• WHAT THE TASK ASKS
Beginning with the line that has "What is the cross-sectional" in it, transcribe the listing exactly through its final line, and add nothing.

• MATERIAL SUPPLIED

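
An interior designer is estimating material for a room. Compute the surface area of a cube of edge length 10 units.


Shape: cube
Side s = 10 units
A cube has 6 square faces.
Formula: SA = 6 * s^2
s^2 = 100
SA = 6 * 100
SA = 600
600 units^2


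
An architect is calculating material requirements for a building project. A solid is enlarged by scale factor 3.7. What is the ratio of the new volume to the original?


Linear scale factor k = 3.7
Rule: under a linear scaling by k, volumes scale by k^3.
k^3 = 3.7 * 3.7 * 3.7
k^3 = 13.69 * 3.7
k^3 = 50.653
Volume scales by a factor of 50.653.
50.653 (dimensionless)


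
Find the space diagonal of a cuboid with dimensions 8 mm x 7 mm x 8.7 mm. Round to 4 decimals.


Shape: rectangular box (space diagonal)
l = 8 mm, w = 7 mm, h = 8.7 mm
Visualize: the diagonal of the base, then a right triangle with that diagonal and the height.
Formula: d = sqrt(l^2 + w^2 + h^2)
l^2 + w^2 + h^2 = 64 + 49 + 75.69 = 188.69
d = sqrt(188.69)
d = 13.7364
13.7364 mm


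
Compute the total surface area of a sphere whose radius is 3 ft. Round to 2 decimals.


Shape: sphere
Radius r = 3 ft
Formula: SA = 4 * pi * r^2
r^2 = 9
SA = 4 * pi * 9
SA = 36 * pi
SA = 113.1
113.1 ft^2


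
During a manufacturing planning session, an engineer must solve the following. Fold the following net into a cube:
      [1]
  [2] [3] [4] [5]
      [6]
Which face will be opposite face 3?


Net: cross layout. Take square 3 as the base (bottom).
Fold the four squares in the horizontal row up around 3: 2 -> left, 4 -> right, 5 wraps to the top.
Fold 1 and 6 up from 3: 1 -> back, 6 -> front.
Opposite pairs are therefore: (1, 6), (2, 4), (3, 5).
Face 3 is opposite face 5.
face 5


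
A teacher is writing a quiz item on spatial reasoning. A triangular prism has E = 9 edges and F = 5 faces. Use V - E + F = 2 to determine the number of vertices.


Polyhedron: triangular prism
Euler's formula for convex polyhedra: V - E + F = 2
Given: E = 9 edges and F = 5 faces
Solve for V:
V = 2 + E - F = 2 + 9 - 5 = 6
6 vertices


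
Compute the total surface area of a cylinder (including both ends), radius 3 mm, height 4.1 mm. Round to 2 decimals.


Shape: closed cylinder
Radius r = 3 mm, Height h = 4.1 mm
Formula: SA = 2*pi*r^2 + 2*pi*r*h = 2*pi*r*(r + h)
r + h = 7.1
2 * r * (r + h) = 2 * 3 * 7.1 = 42.6
SA = 42.6 * pi
SA = 133.83
133.83 mm^2


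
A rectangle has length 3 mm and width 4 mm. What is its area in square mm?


Shape: rectangle
Length l = 3 mm, Width w = 4 mm
Formula: A = l * w
A = 3 * 4
A = 12
12 mm^2


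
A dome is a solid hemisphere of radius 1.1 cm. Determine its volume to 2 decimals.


Shape: hemisphere (half of a sphere)
Radius r = 1.1 cm
Formula: V = (1/2) * (4/3) * pi * r^3 = (2/3) * pi * r^3
r^3 = 1.331
(2/3) * 1.331 = 0.887333
V = 0.887333 * pi
V = 2.79
2.79 cm^3


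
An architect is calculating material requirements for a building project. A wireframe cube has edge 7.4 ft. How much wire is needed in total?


Shape: cube
Side s = 7.4 ft
A cube has 12 edges, all equal.
Formula: total edge length = 12 * s
Total = 12 * 7.4
Total = 88.8
88.8 ft


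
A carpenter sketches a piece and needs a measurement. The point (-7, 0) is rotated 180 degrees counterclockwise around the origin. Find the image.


Transformation: rotation about the origin
Original point: (-7, 0)
Rule for 180 deg: (x, y) -> (-x, -y)
Apply: (-7, 0) -> (7, 0)
(7, 0)


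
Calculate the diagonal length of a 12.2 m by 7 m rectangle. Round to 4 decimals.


Shape: rectangle (diagonal via Pythagoras)
Sides: 12.2 m and 7 m
Formula: d = sqrt(l^2 + w^2)
l^2 = 148.84, w^2 = 49
l^2 + w^2 = 197.84
d = sqrt(197.84)
d = 14.0656
14.0656 m


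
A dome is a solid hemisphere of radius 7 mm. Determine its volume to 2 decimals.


Shape: hemisphere (half of a sphere)
Radius r = 7 mm
Formula: V = (1/2) * (4/3) * pi * r^3 = (2/3) * pi * r^3
r^3 = 343
(2/3) * 343 = 228.666667
V = 228.666667 * pi
V = 718.38
718.38 mm^3


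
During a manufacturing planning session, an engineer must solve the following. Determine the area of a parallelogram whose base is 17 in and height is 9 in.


Shape: parallelogram
Base b = 17 in, Height h = 9 in
Formula: A = b * h
A = 17 * 9
A = 153
153 in^2


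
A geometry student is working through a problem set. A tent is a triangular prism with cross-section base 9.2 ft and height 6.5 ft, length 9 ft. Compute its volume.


Shape: triangular prism
Triangle base = 9.2 ft, triangle height = 6.5 ft, prism length L = 9 ft
Formula: V = (1/2 * b * h_tri) * L
Cross-section area = 0.5 * 9.2 * 6.5 = 29.9
V = 29.9 * 9
V = 269.1
269.1 ft^3


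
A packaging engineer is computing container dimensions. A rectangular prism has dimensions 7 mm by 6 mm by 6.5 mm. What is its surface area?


Shape: rectangular prism
l = 7 mm, w = 6 mm, h = 6.5 mm
Formula: SA = 2(lw + lh + wh)
lw = 42, lh = 45.5, wh = 39
lw + lh + wh = 126.5
SA = 2 * 126.5
SA = 253
253 mm^2


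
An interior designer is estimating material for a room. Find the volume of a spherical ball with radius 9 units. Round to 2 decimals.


Shape: sphere
Radius r = 9 units
Formula: V = (4/3) * pi * r^3
r^3 = 729
(4/3) * 729 = 972
V = 972 * pi
V = 3053.63
3053.63 units^3


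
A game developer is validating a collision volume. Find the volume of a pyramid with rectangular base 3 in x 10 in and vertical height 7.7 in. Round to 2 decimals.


Shape: rectangular pyramid
Base: 3 in x 10 in, Height h = 7.7 in
Formula: V = (1/3) * base_area * h
base_area = 3 * 10 = 30
base_area * h = 30 * 7.7 = 231
V = 231 / 3
V = 77
77 in^3


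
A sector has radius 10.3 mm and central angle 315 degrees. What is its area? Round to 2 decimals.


Shape: circular sector
Radius r = 10.3 mm, Angle = 315 degrees
Formula: A = (angle/360) * pi * r^2
r^2 = 106.09
Fraction of circle = 315/360
A = (315/360) * pi * 106.09
A = 92.82875 * pi
A = 291.63
291.63 mm^2


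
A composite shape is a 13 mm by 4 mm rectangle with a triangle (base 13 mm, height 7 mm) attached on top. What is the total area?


Composite shape: rectangle + triangle
Rectangle area = 13 * 4 = 52
Triangle area = 0.5 * 13 * 7 = 45.5
Total = 52 + 45.5
Total = 97.5
97.5 mm^2


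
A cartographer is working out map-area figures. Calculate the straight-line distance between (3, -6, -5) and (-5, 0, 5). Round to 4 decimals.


3D distance between two points
P1 = (3, -6, -5), P2 = (-5, 0, 5)
Formula: d = sqrt((x2-x1)^2 + (y2-y1)^2 + (z2-z1)^2)
dx = -5 - 3 = -8
dy = 0 - -6 = 6
dz = 5 - -5 = 10
dx^2 + dy^2 + dz^2 = 64 + 36 + 100 = 200
d = sqrt(200)
d = 14.1421
14.1421 units


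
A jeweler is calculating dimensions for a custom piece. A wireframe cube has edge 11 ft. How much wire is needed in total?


Shape: cube
Side s = 11 ft
A cube has 12 edges, all equal.
Formula: total edge length = 12 * s
Total = 12 * 11
Total = 132
132 ft


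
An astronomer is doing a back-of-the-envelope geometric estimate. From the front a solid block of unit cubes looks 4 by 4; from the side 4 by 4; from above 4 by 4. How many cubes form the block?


Orthographic views of a solid rectangular block:
Front view 4 x 4 -> length = 4, height = 4
Side view 4 x 4 -> width = 4, height = 4 (consistent)
Top view 4 x 4 -> confirms length = 4, width = 4
The block is 4 x 4 x 4.
Total unit cubes = 4 * 4 * 4 = 64
64 unit cubes


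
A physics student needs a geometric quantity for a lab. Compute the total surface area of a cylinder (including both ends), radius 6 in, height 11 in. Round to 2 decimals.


Shape: closed cylinder
Radius r = 6 in, Height h = 11 in
Formula: SA = 2*pi*r^2 + 2*pi*r*h = 2*pi*r*(r + h)
r + h = 17
2 * r * (r + h) = 2 * 6 * 17 = 204
SA = 204 * pi
SA = 640.88
640.88 in^2


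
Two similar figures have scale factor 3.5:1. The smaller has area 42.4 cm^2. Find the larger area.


Linear scale factor k = 3.5
Original area = 42.4 cm^2
Rule: under a linear scaling by k, areas scale by k^2.
k^2 = 3.5^2 = 12.25
New area = 42.4 * 12.25
New area = 519.4
519.4 cm^2


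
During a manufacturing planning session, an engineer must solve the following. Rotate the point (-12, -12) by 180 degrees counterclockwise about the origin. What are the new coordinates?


Transformation: rotation about the origin
Original point: (-12, -12)
Rule for 180 deg: (x, y) -> (-x, -y)
Apply: (-12, -12) -> (12, 12)
(12, 12)


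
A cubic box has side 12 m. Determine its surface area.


Shape: cube
Side s = 12 m
A cube has 6 square faces.
Formula: SA = 6 * s^2
s^2 = 144
SA = 6 * 144
SA = 864
864 m^2


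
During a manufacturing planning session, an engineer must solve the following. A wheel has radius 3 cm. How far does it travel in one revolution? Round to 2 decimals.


Shape: circle
Radius r = 3 cm
Formula: C = 2 * pi * r
C = 2 * pi * 3
C = 6 * pi
C = 18.85
18.85 cm


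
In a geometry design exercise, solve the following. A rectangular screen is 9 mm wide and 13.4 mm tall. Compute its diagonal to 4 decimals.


Shape: rectangle (diagonal via Pythagoras)
Sides: 9 mm and 13.4 mm
Formula: d = sqrt(l^2 + w^2)
l^2 = 81, w^2 = 179.56
l^2 + w^2 = 260.56
d = sqrt(260.56)
d = 16.1419
16.1419 mm


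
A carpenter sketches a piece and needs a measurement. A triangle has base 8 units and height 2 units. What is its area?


Shape: triangle
Base b = 8 units, Height h = 2 units
Formula: A = (1/2) * b * h
A = 0.5 * 8 * 2
A = 0.5 * 16
A = 8
8 units^2


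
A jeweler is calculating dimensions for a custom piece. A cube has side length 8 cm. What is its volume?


Shape: cube
Side s = 8 cm
Formula: V = s^3
V = 8 * 8 * 8
V = 64 * 8
V = 512
512 cm^3


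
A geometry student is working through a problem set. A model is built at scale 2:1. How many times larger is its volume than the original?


Linear scale factor k = 2
Rule: under a linear scaling by k, volumes scale by k^3.
k^3 = 2 * 2 * 2
k^3 = 4 * 2
k^3 = 8
Volume scales by a factor of 8.
8 (dimensionless)


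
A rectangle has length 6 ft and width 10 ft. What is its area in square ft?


Shape: rectangle
Length l = 6 ft, Width w = 10 ft
Formula: A = l * w
A = 6 * 10
A = 60
60 ft^2


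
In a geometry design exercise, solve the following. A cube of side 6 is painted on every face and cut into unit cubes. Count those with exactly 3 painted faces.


Large cube: 6 x 6 x 6, cut into unit cubes.
Cubes with 3 painted faces are at the corners. A cube always has 8 corners.
Count = 8
8 unit cubes


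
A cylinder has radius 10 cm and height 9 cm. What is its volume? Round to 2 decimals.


Shape: cylinder
Radius r = 10 cm, Height h = 9 cm
Formula: V = pi * r^2 * h
r^2 = 100
V = pi * 100 * 9
V = 900 * pi
V = 2827.43
2827.43 cm^3


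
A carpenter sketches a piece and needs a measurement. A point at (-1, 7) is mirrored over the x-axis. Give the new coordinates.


Transformation: reflection
Original point: (-1, 7)
Rule for reflection over the x-axis: (x, y) -> (x, -y)
Apply: (-1, 7) -> (-1, -7)
(-1, -7)


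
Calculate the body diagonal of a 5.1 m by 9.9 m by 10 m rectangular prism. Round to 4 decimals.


Shape: rectangular box (space diagonal)
l = 5.1 m, w = 9.9 m, h = 10 m
Visualize: the diagonal of the base, then a right triangle with that diagonal and the height.
Formula: d = sqrt(l^2 + w^2 + h^2)
l^2 + w^2 + h^2 = 26.01 + 98.01 + 100 = 224.02
d = sqrt(224.02)
d = 14.9673
14.9673 m


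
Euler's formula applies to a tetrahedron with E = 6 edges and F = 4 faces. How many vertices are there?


Polyhedron: tetrahedron
Euler's formula for convex polyhedra: V - E + F = 2
Given: E = 6 edges and F = 4 faces
Solve for V:
V = 2 + E - F = 2 + 6 - 4 = 4
4 vertices


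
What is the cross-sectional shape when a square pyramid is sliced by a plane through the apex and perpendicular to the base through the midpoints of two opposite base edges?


Solid: square pyramid
Cutting plane: through the apex and perpendicular to the base through the midpoints of two opposite base edges
Visualize the intersection of the plane with the solid's surface.
The boundary of the cut region is a isosceles triangle.
isosceles triangle


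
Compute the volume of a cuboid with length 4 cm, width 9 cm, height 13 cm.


Shape: rectangular prism
l = 4 cm, w = 9 cm, h = 13 cm
Formula: V = l * w * h
V = 4 * 9 * 13
V = 36 * 13
V = 468
468 cm^3


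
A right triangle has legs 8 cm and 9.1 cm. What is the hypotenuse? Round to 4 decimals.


Shape: right triangle
Legs a = 8 cm, b = 9.1 cm
Formula: c = sqrt(a^2 + b^2)
a^2 = 64, b^2 = 82.81
a^2 + b^2 = 146.81
c = sqrt(146.81)
c = 12.1165
12.1165 cm


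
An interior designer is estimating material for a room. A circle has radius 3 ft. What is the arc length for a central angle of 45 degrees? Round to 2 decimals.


Shape: circular arc
Radius r = 3 ft, Angle = 45 degrees
Formula: L = (angle/360) * 2 * pi * r
2 * pi * r = 6 * pi
L = (45/360) * 6 * pi
L = 0.75 * pi
L = 2.36
2.36 ft


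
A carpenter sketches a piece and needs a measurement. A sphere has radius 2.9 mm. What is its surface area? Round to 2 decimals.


Shape: sphere
Radius r = 2.9 mm
Formula: SA = 4 * pi * r^2
r^2 = 8.41
SA = 4 * pi * 8.41
SA = 33.64 * pi
SA = 105.68
105.68 mm^2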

• WRITTEN SOLUTION
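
What is the cross-sectional shape when a square pyramid is sliced by a plane through the apex and perpendicular to the base through the midpoints of two opposite base edges?


Solid: square pyramid
Cutting plane: through the apex and perpendicular to the base through the midpoints of two opposite base edges
Visualize the intersection of the plane with the solid's surface.
The boundary of the cut region is a isosceles triangle.
isosceles triangle


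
Compute the volume of a cuboid with length 4 cm, width 9 cm, height 13 cm.


Shape: rectangular prism
l = 4 cm, w = 9 cm, h = 13 cm
Formula: V = l * w * h
V = 4 * 9 * 13
V = 36 * 13
V = 468
468 cm^3


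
A right triangle has legs 8 cm and 9.1 cm. What is the hypotenuse? Round to 4 decimals.


Shape: right triangle
Legs a = 8 cm, b = 9.1 cm
Formula: c = sqrt(a^2 + b^2)
a^2 = 64, b^2 = 82.81
a^2 + b^2 = 146.81
c = sqrt(146.81)
c = 12.1165
12.1165 cm


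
An interior designer is estimating material for a room. A circle has radius 3 ft. What is the arc length for a central angle of 45 degrees? Round to 2 decimals.


Shape: circular arc
Radius r = 3 ft, Angle = 45 degrees
Formula: L = (angle/360) * 2 * pi * r
2 * pi * r = 6 * pi
L = (45/360) * 6 * pi
L = 0.75 * pi
L = 2.36
2.36 ft


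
A carpenter sketches a piece and needs a measurement. A sphere has radius 2.9 mm. What is its surface area? Round to 2 decimals.


Shape: sphere
Radius r = 2.9 mm
Formula: SA = 4 * pi * r^2
r^2 = 8.41
SA = 4 * pi * 8.41
SA = 33.64 * pi
SA = 105.68
105.68 mm^2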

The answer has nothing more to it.